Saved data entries
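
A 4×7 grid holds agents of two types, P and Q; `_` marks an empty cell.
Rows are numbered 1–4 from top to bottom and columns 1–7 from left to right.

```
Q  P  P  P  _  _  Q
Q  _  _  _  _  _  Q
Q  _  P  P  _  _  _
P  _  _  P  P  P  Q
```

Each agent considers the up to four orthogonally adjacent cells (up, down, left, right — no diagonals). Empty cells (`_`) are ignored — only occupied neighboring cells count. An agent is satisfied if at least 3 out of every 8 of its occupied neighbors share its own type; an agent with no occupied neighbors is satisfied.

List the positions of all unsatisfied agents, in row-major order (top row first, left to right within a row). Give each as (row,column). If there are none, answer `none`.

(4,1), (4,7)

Row 1: (1,1)Q 1/2 ✓ · (1,2)P 1/2 ✓ · (1,3)P 2/2 ✓ · (1,4)P 1/1 ✓ · (1,7)Q 1/1 ✓
Row 2: (2,1)Q 2/2 ✓ · (2,7)Q 1/1 ✓
Row 3: (3,1)Q 1/2 ✓ · (3,3)P 1/1 ✓ · (3,4)P 2/2 ✓
Row 4: (4,1)P 0/1 ✗ · (4,4)P 2/2 ✓ · (4,5)P 2/2 ✓ · (4,6)P 1/2 ✓ · (4,7)Q 0/1 ✗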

### Work instructions
Word for word, write out each entry shown above.

### Response below
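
A 4×7 grid holds agents of two types, P and Q; `_` marks an empty cell.
Rows are numbered 1–4 from top to bottom and columns 1–7 from left to right.

```
Q  P  P  P  _  _  Q
Q  _  _  _  _  _  Q
Q  _  P  P  _  _  _
P  _  _  P  P  P  Q
```

Each agent considers the up to four orthogonally adjacent cells (up, down, left, right — no diagonals). Empty cells (`_`) are ignored — only occupied neighboring cells count. An agent is satisfied if at least 3 out of every 8 of its occupied neighbors share its own type; an agent with no occupied neighbors is satisfied.

List the positions of all unsatisfied agents, in row-major order (top row first, left to right within a row). Give each as (row,column). If there are none, answer `none`.

(4,1), (4,7)

Row 1: (1,1)Q 1/2 ✓ · (1,2)P 1/2 ✓ · (1,3)P 2/2 ✓ · (1,4)P 1/1 ✓ · (1,7)Q 1/1 ✓
Row 2: (2,1)Q 2/2 ✓ · (2,7)Q 1/1 ✓
Row 3: (3,1)Q 1/2 ✓ · (3,3)P 1/1 ✓ · (3,4)P 2/2 ✓
Row 4: (4,1)P 0/1 ✗ · (4,4)P 2/2 ✓ · (4,5)P 2/2 ✓ · (4,6)P 1/2 ✓ · (4,7)Q 0/1 ✗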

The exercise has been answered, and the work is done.